MATERIAL SUPPLIED

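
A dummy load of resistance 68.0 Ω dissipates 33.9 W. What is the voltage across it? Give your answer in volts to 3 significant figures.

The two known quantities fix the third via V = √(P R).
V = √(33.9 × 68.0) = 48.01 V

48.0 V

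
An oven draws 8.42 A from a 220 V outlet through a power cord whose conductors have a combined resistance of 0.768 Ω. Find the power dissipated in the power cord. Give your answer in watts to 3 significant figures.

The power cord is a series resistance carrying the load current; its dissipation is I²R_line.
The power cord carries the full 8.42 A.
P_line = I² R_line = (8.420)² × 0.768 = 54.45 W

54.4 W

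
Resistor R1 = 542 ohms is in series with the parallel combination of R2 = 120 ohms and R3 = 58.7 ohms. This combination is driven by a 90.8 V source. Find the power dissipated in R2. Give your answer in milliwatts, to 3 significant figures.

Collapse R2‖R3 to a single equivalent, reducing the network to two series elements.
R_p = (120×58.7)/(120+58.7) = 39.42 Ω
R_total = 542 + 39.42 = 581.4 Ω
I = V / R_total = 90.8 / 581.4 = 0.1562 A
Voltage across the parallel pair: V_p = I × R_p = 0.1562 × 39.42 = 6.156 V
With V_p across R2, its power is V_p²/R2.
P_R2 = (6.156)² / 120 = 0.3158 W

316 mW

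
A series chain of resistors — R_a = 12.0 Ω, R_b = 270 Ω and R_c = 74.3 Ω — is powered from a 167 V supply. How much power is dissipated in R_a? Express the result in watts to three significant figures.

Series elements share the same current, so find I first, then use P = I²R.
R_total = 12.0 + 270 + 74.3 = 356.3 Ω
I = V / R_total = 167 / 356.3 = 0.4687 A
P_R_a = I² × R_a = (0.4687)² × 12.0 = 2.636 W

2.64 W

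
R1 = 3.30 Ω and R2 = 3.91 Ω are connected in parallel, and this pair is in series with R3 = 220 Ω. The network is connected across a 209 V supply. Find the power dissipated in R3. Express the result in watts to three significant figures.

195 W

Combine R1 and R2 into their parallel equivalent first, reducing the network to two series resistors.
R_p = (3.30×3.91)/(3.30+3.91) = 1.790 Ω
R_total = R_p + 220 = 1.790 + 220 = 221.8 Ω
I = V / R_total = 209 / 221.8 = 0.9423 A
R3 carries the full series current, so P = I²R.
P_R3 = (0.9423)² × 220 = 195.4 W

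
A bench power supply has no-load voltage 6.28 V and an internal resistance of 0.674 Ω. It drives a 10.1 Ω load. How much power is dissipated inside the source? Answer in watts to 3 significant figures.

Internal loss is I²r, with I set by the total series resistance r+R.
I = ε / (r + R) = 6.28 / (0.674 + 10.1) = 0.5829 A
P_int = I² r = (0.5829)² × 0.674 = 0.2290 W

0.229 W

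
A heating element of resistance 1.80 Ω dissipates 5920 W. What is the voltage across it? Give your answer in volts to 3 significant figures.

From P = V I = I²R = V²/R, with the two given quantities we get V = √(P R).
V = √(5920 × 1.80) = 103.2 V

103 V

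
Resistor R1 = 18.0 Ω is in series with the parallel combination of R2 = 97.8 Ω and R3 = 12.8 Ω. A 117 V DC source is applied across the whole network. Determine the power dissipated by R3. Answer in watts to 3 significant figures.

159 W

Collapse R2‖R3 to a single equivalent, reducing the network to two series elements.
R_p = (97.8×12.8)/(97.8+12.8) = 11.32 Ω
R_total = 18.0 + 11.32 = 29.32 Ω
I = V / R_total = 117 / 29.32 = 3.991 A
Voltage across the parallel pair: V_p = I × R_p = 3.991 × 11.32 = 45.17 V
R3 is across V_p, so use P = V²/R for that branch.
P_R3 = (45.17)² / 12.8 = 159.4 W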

EXERCISE GOAL
Return the data in full, exactly as it appears above.

COMPLETED EXERCISE
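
A dummy load of resistance 68.0 Ω dissipates 33.9 W. What is the voltage across it? Give your answer in volts to 3 significant figures.

The two known quantities fix the third via V = √(P R).
V = √(33.9 × 68.0) = 48.01 V

48.0 V

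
An oven draws 8.42 A from a 220 V outlet through a power cord whose conductors have a combined resistance of 0.768 Ω. Find the power dissipated in the power cord. Give your answer in watts to 3 significant figures.

The power cord is a series resistance carrying the load current; its dissipation is I²R_line.
The power cord carries the full 8.42 A.
P_line = I² R_line = (8.420)² × 0.768 = 54.45 W

54.4 W

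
Resistor R1 = 542 ohms is in series with the parallel combination of R2 = 120 ohms and R3 = 58.7 ohms. This combination is driven by a 90.8 V source. Find the power dissipated in R2. Give your answer in milliwatts, to 3 significant figures.

Collapse R2‖R3 to a single equivalent, reducing the network to two series elements.
R_p = (120×58.7)/(120+58.7) = 39.42 Ω
R_total = 542 + 39.42 = 581.4 Ω
I = V / R_total = 90.8 / 581.4 = 0.1562 A
Voltage across the parallel pair: V_p = I × R_p = 0.1562 × 39.42 = 6.156 V
With V_p across R2, its power is V_p²/R2.
P_R2 = (6.156)² / 120 = 0.3158 W

316 mW

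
A series chain of resistors — R_a = 12.0 Ω, R_b = 270 Ω and R_c = 74.3 Ω — is powered from a 167 V supply. How much power is dissipated in R_a? Express the result in watts to three significant figures.

Series elements share the same current, so find I first, then use P = I²R.
R_total = 12.0 + 270 + 74.3 = 356.3 Ω
I = V / R_total = 167 / 356.3 = 0.4687 A
P_R_a = I² × R_a = (0.4687)² × 12.0 = 2.636 W

2.64 W

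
R1 = 3.30 Ω and R2 = 3.91 Ω are connected in parallel, and this pair is in series with R3 = 220 Ω. The network is connected across a 209 V supply. Find the power dissipated in R3. Express the result in watts to three significant figures.

195 W

Combine R1 and R2 into their parallel equivalent first, reducing the network to two series resistors.
R_p = (3.30×3.91)/(3.30+3.91) = 1.790 Ω
R_total = R_p + 220 = 1.790 + 220 = 221.8 Ω
I = V / R_total = 209 / 221.8 = 0.9423 A
R3 carries the full series current, so P = I²R.
P_R3 = (0.9423)² × 220 = 195.4 W

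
A bench power supply has no-load voltage 6.28 V and an internal resistance of 0.674 Ω. It drives a 10.1 Ω load. How much power is dissipated inside the source? Answer in watts to 3 significant figures.

Internal loss is I²r, with I set by the total series resistance r+R.
I = ε / (r + R) = 6.28 / (0.674 + 10.1) = 0.5829 A
P_int = I² r = (0.5829)² × 0.674 = 0.2290 W

0.229 W

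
A heating element of resistance 1.80 Ω dissipates 5920 W. What is the voltage across it? Give your answer in volts to 3 significant figures.

From P = V I = I²R = V²/R, with the two given quantities we get V = √(P R).
V = √(5920 × 1.80) = 103.2 V

103 V

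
Resistor R1 = 18.0 Ω is in series with the parallel combination of R2 = 97.8 Ω and R3 = 12.8 Ω. A 117 V DC source is applied across the whole network. Determine the power dissipated by R3. Answer in watts to 3 significant figures.

159 W

Collapse R2‖R3 to a single equivalent, reducing the network to two series elements.
R_p = (97.8×12.8)/(97.8+12.8) = 11.32 Ω
R_total = 18.0 + 11.32 = 29.32 Ω
I = V / R_total = 117 / 29.32 = 3.991 A
Voltage across the parallel pair: V_p = I × R_p = 3.991 × 11.32 = 45.17 V
R3 is across V_p, so use P = V²/R for that branch.
P_R3 = (45.17)² / 12.8 = 159.4 W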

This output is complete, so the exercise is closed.